#### Data under study
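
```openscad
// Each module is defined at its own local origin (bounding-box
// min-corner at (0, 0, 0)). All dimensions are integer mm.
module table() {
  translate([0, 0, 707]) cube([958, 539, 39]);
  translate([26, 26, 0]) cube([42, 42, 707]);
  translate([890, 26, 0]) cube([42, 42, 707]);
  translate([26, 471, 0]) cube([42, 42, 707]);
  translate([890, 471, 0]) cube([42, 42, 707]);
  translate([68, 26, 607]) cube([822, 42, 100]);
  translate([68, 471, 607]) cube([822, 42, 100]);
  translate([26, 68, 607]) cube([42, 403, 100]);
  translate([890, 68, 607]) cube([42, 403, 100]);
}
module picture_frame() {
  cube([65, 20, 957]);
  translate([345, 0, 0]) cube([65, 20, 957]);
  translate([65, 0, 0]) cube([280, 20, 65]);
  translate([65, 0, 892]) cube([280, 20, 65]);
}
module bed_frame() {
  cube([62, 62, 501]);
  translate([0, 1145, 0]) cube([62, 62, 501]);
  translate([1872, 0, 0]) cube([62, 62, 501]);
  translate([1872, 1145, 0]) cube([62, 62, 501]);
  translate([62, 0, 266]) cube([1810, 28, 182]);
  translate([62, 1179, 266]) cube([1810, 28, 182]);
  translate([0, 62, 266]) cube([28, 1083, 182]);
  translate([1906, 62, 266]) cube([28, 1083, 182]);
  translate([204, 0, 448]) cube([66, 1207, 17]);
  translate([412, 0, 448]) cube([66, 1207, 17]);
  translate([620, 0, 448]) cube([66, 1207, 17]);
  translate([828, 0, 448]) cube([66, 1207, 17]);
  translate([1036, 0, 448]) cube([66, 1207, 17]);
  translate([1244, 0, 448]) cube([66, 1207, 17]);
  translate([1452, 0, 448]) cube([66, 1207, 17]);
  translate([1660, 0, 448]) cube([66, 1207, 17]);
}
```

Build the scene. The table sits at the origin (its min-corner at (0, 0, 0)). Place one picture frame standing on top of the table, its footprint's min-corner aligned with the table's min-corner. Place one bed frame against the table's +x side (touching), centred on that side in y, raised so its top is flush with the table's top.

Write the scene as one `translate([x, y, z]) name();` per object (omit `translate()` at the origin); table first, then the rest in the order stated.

table();
translate([0, 0, 746]) picture_frame();
translate([958, -334, 245]) bed_frame();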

#### Work instructions
Extract, from the listing above, every line where the string "corner" occurs.

#### Answer box
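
// min-corner at (0, 0, 0)). All dimensions are integer mm.
Build the scene. The table sits at the origin (its min-corner at (0, 0, 0)). Place one picture frame standing on top of the table, its footprint's min-corner aligned with the table's min-corner. Place one bed frame against the table's +x side (touching), centred on that side in y, raised so its top is flush with the table's top.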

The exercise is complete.